▸ **Entries taken from a collection**:
_ _ _ _ _ _ _
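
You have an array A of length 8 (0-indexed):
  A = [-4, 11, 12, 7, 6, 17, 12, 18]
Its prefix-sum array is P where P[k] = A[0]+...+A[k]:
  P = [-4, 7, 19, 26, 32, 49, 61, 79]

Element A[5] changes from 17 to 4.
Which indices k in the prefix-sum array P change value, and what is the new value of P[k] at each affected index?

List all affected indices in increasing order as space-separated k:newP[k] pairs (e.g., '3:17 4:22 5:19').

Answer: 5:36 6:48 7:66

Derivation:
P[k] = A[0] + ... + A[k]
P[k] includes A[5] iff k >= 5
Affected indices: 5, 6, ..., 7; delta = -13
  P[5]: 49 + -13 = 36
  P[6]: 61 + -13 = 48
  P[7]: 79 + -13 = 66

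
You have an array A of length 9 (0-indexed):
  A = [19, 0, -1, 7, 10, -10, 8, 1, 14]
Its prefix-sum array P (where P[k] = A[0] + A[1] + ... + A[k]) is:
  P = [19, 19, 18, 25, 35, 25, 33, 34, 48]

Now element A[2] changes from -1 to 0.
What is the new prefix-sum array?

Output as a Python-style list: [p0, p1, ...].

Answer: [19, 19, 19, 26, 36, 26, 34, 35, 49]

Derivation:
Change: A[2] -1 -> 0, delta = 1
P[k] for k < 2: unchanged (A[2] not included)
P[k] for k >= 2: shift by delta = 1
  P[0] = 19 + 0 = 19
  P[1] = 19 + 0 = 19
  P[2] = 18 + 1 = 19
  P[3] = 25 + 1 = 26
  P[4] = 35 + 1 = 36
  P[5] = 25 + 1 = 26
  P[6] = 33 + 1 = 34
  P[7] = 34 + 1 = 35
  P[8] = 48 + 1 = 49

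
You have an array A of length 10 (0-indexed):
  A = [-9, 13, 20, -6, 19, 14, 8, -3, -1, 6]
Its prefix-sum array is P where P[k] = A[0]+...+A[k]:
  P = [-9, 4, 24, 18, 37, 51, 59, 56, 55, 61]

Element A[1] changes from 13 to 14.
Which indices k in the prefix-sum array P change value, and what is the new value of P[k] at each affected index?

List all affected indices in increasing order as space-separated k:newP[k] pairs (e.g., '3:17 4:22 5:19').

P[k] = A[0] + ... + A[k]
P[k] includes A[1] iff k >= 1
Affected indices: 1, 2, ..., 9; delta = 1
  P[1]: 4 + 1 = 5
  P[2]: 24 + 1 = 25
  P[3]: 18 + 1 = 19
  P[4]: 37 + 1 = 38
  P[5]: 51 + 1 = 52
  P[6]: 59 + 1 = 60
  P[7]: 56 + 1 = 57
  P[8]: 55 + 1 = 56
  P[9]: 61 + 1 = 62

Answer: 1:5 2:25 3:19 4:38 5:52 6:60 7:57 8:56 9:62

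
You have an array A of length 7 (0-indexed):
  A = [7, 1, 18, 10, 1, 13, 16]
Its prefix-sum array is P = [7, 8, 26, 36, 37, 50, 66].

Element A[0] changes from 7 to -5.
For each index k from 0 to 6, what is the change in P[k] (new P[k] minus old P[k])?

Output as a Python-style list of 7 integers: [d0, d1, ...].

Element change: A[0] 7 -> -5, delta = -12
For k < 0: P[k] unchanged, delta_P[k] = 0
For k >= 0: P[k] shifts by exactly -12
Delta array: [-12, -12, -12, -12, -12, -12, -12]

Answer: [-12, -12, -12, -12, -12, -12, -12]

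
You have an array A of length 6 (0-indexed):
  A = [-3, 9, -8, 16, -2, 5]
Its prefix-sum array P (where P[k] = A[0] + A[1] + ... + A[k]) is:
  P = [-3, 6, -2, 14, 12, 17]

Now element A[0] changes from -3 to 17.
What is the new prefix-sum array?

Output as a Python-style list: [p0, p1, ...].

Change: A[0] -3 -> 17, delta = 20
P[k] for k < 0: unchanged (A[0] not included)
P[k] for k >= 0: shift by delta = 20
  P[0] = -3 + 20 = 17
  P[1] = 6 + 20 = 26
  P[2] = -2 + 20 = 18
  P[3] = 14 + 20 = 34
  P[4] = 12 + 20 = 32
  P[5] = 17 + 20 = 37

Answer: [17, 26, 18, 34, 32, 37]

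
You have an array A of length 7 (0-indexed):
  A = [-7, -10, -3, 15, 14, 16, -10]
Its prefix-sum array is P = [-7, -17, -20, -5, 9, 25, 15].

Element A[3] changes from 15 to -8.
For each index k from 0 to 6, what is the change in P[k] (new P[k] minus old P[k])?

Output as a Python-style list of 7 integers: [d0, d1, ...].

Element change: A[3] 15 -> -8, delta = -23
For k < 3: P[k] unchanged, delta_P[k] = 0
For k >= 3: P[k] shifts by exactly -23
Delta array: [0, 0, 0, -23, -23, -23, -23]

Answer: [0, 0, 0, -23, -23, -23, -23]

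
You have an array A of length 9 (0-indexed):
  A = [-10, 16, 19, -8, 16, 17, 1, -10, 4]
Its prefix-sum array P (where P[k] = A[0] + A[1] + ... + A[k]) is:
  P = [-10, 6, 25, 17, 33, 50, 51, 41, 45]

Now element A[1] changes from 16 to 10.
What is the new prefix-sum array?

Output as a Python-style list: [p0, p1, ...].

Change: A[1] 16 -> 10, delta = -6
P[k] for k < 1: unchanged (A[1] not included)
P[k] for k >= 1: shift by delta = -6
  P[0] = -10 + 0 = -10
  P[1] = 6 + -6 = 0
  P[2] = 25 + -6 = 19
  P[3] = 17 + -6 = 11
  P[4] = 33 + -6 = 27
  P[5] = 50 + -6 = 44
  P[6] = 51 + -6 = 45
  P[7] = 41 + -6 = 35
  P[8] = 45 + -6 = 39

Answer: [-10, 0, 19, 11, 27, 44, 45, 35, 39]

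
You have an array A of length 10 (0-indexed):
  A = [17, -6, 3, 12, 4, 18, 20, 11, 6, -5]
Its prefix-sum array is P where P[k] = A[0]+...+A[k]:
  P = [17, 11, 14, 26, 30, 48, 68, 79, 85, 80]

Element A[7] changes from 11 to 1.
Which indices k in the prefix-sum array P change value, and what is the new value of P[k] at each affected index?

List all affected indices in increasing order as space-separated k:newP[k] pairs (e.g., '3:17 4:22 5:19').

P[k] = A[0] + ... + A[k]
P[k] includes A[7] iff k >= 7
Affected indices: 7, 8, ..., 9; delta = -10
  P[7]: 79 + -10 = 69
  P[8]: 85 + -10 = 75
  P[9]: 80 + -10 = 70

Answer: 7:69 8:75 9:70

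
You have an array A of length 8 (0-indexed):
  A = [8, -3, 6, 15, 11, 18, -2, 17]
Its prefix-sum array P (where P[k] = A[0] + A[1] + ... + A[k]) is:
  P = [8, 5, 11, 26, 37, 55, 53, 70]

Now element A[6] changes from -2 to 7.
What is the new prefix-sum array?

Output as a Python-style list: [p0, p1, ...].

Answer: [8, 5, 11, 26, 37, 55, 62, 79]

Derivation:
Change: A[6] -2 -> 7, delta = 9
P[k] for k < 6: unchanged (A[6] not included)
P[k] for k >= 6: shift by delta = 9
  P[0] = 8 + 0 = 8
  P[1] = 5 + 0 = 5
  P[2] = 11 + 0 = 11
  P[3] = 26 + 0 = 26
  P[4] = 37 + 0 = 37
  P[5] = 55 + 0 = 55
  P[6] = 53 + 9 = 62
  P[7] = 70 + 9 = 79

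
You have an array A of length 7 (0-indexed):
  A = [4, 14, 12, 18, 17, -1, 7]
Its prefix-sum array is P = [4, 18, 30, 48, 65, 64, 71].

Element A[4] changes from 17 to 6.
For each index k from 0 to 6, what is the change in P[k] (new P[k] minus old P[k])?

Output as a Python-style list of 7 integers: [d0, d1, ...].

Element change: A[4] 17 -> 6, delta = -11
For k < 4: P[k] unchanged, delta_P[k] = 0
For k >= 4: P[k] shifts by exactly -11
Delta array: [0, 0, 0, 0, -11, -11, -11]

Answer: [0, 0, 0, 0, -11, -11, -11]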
_ _ _ _ _ _ _
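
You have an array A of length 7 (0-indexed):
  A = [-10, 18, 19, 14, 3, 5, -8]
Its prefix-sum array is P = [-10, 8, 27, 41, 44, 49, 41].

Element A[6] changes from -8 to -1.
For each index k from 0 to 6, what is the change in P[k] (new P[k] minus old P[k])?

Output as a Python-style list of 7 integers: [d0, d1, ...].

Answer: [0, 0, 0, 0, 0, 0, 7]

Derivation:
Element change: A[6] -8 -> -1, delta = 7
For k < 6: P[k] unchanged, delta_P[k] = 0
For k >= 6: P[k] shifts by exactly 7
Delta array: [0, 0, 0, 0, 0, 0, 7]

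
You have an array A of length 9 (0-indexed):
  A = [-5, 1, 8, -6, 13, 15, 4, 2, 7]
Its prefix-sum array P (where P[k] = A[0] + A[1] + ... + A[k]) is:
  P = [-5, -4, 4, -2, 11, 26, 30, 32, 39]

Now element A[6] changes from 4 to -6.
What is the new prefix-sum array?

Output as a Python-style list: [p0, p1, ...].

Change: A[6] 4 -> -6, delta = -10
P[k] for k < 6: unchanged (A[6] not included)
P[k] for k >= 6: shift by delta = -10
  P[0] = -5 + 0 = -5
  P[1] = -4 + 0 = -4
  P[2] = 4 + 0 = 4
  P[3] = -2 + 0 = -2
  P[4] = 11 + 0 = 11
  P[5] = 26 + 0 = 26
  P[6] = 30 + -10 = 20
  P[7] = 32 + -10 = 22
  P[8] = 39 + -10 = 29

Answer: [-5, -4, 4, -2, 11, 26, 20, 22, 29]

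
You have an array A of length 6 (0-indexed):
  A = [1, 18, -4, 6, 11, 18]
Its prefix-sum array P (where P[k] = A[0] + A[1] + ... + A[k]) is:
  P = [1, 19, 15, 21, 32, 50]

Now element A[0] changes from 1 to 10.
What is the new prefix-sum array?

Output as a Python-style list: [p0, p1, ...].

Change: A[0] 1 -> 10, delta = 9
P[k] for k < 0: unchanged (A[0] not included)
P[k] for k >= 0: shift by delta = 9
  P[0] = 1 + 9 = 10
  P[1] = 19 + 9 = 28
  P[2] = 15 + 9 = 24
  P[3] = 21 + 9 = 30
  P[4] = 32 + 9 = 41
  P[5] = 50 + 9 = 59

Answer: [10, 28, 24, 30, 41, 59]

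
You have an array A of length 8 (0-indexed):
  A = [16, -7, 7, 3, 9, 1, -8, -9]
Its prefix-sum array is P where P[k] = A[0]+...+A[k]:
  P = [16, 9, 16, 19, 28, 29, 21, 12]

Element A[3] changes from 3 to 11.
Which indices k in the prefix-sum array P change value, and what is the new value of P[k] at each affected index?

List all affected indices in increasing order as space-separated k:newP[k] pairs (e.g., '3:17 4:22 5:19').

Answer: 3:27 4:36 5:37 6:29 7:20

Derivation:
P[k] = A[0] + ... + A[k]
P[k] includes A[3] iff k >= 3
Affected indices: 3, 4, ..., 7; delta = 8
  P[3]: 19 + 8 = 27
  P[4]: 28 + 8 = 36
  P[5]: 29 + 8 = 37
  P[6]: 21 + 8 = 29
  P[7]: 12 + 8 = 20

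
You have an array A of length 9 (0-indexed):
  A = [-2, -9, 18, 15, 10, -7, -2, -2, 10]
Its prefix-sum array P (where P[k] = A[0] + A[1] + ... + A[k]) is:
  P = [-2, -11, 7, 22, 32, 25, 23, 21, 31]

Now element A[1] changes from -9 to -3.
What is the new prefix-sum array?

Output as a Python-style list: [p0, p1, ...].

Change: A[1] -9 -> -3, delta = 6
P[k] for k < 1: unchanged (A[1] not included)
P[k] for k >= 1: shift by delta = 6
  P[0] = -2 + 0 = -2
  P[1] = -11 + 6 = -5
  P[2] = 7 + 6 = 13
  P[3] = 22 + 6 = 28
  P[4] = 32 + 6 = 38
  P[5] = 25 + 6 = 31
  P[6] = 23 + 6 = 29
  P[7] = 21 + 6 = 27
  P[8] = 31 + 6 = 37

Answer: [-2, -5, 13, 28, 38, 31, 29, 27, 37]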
_ _ _ _ _ _ _
▸ **Task description**: Every line above from the line with "P = [16, 9, 16, 19, 28, 29, 21, 12]" to the line with "P = [-2, -11, 7, 22, 32, 25, 23, 21, 31]", both included, must be reproduced exactly, and no other line may appear.

▸ **Answer to this exercise**:
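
  P = [16, 9, 16, 19, 28, 29, 21, 12]

Element A[3] changes from 3 to 11.
Which indices k in the prefix-sum array P change value, and what is the new value of P[k] at each affected index?

List all affected indices in increasing order as space-separated k:newP[k] pairs (e.g., '3:17 4:22 5:19').

Answer: 3:27 4:36 5:37 6:29 7:20

Derivation:
P[k] = A[0] + ... + A[k]
P[k] includes A[3] iff k >= 3
Affected indices: 3, 4, ..., 7; delta = 8
  P[3]: 19 + 8 = 27
  P[4]: 28 + 8 = 36
  P[5]: 29 + 8 = 37
  P[6]: 21 + 8 = 29
  P[7]: 12 + 8 = 20

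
You have an array A of length 9 (0-indexed):
  A = [-2, -9, 18, 15, 10, -7, -2, -2, 10]
Its prefix-sum array P (where P[k] = A[0] + A[1] + ... + A[k]) is:
  P = [-2, -11, 7, 22, 32, 25, 23, 21, 31]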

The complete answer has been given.